═══ SOURCE INFORMATION

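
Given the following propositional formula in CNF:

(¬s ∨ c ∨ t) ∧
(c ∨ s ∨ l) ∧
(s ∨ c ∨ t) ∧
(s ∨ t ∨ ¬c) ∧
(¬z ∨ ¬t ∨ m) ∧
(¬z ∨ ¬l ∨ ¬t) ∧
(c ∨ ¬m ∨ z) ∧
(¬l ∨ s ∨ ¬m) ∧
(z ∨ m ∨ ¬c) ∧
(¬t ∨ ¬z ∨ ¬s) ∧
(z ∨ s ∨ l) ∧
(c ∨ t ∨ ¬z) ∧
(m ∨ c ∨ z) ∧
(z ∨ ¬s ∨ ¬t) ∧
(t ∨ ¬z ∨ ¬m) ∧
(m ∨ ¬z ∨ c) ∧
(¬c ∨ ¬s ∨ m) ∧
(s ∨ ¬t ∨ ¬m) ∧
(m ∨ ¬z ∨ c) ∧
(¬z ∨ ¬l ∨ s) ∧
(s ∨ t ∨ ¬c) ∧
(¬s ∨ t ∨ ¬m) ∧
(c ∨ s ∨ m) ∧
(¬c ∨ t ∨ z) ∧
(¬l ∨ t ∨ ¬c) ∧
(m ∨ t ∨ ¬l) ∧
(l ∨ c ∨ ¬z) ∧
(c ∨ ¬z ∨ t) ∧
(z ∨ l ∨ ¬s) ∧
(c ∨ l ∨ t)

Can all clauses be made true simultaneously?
No

No, the formula is not satisfiable.

No assignment of truth values to the variables can make all 30 clauses true simultaneously.

The formula is UNSAT (unsatisfiable).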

══════

■ GOAL OF THE EXERCISE:
Nothing may be left out: return each entry exactly as it reads.

■ OUTPUT OF THE EXERCISE:
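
Given the following propositional formula in CNF:

(¬s ∨ c ∨ t) ∧
(c ∨ s ∨ l) ∧
(s ∨ c ∨ t) ∧
(s ∨ t ∨ ¬c) ∧
(¬z ∨ ¬t ∨ m) ∧
(¬z ∨ ¬l ∨ ¬t) ∧
(c ∨ ¬m ∨ z) ∧
(¬l ∨ s ∨ ¬m) ∧
(z ∨ m ∨ ¬c) ∧
(¬t ∨ ¬z ∨ ¬s) ∧
(z ∨ s ∨ l) ∧
(c ∨ t ∨ ¬z) ∧
(m ∨ c ∨ z) ∧
(z ∨ ¬s ∨ ¬t) ∧
(t ∨ ¬z ∨ ¬m) ∧
(m ∨ ¬z ∨ c) ∧
(¬c ∨ ¬s ∨ m) ∧
(s ∨ ¬t ∨ ¬m) ∧
(m ∨ ¬z ∨ c) ∧
(¬z ∨ ¬l ∨ s) ∧
(s ∨ t ∨ ¬c) ∧
(¬s ∨ t ∨ ¬m) ∧
(c ∨ s ∨ m) ∧
(¬c ∨ t ∨ z) ∧
(¬l ∨ t ∨ ¬c) ∧
(m ∨ t ∨ ¬l) ∧
(l ∨ c ∨ ¬z) ∧
(c ∨ ¬z ∨ t) ∧
(z ∨ l ∨ ¬s) ∧
(c ∨ l ∨ t)

Can all clauses be made true simultaneously?
No

No, the formula is not satisfiable.

No assignment of truth values to the variables can make all 30 clauses true simultaneously.

The formula is UNSAT (unsatisfiable).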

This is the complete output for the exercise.